Start of Material for this exercise

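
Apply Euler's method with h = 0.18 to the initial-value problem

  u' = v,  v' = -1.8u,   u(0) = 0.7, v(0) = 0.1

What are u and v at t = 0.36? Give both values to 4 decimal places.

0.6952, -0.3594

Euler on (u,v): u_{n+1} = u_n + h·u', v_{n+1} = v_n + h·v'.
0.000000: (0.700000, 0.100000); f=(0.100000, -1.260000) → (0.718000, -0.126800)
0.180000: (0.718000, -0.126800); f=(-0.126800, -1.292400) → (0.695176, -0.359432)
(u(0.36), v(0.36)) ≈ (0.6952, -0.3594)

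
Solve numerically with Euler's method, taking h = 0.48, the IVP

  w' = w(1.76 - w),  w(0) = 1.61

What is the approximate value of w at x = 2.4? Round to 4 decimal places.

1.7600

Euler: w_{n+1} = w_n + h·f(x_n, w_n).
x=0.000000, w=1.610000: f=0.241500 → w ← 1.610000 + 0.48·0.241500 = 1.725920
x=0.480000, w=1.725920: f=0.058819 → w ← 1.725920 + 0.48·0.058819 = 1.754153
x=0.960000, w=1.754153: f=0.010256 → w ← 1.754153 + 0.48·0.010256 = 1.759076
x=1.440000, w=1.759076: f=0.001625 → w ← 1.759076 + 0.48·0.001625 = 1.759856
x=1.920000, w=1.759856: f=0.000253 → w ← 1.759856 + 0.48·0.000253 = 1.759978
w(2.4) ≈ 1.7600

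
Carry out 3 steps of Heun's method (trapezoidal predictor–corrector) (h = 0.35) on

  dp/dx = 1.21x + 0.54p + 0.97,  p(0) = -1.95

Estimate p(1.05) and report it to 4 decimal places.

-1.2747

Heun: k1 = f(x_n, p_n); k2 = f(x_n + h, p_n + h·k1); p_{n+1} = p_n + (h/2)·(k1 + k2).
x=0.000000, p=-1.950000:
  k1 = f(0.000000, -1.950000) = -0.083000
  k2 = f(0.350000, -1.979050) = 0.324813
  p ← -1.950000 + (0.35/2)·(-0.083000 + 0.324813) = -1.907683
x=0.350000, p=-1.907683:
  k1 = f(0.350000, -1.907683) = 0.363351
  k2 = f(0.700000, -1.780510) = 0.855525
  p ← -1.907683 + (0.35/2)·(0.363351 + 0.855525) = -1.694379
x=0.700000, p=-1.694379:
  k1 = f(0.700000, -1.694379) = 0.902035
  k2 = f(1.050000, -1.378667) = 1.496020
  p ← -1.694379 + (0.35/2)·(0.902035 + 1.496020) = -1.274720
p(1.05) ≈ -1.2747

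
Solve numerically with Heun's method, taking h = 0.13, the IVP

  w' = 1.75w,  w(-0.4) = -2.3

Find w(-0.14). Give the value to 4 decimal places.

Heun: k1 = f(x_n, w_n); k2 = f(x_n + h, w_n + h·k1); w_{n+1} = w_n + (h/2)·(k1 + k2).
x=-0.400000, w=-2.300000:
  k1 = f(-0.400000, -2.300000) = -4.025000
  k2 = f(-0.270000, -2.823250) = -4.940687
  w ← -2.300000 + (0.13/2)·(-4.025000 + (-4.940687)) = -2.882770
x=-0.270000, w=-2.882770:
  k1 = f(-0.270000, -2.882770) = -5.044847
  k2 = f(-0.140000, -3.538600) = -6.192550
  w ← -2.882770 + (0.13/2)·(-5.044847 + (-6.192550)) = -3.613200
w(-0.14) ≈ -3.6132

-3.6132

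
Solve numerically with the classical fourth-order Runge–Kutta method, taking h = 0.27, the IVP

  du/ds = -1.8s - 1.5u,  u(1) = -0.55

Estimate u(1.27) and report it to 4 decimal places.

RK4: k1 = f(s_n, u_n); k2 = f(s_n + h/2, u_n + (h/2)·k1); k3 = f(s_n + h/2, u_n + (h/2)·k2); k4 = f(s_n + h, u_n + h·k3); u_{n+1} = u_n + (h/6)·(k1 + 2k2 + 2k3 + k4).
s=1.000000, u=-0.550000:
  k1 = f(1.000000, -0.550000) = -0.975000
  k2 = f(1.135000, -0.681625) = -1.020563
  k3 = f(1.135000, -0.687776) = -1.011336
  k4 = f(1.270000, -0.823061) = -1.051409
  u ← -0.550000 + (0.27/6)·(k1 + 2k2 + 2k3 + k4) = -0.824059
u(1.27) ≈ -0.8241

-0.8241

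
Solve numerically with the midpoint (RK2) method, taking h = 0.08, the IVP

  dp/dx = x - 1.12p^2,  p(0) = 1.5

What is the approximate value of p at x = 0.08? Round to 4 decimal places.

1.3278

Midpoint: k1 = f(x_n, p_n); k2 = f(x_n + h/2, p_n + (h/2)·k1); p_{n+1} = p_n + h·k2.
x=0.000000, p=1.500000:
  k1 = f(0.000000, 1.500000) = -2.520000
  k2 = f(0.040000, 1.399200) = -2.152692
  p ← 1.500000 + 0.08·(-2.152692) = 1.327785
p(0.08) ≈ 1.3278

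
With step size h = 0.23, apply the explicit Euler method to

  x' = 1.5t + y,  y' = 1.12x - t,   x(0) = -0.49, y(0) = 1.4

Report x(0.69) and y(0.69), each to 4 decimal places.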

End of Material for this exercise

**Problem description:**
Only the lines from the start of the material through the line containing "w' = w(1.76" should be repeated, and they should be repeated exactly.

**Reply to the exercise:**
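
Apply Euler's method with h = 0.18 to the initial-value problem

  u' = v,  v' = -1.8u,   u(0) = 0.7, v(0) = 0.1

What are u and v at t = 0.36? Give both values to 4 decimal places.

0.6952, -0.3594

Euler on (u,v): u_{n+1} = u_n + h·u', v_{n+1} = v_n + h·v'.
0.000000: (0.700000, 0.100000); f=(0.100000, -1.260000) → (0.718000, -0.126800)
0.180000: (0.718000, -0.126800); f=(-0.126800, -1.292400) → (0.695176, -0.359432)
(u(0.36), v(0.36)) ≈ (0.6952, -0.3594)

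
Solve numerically with Euler's method, taking h = 0.48, the IVP

  w' = w(1.76 - w),  w(0) = 1.61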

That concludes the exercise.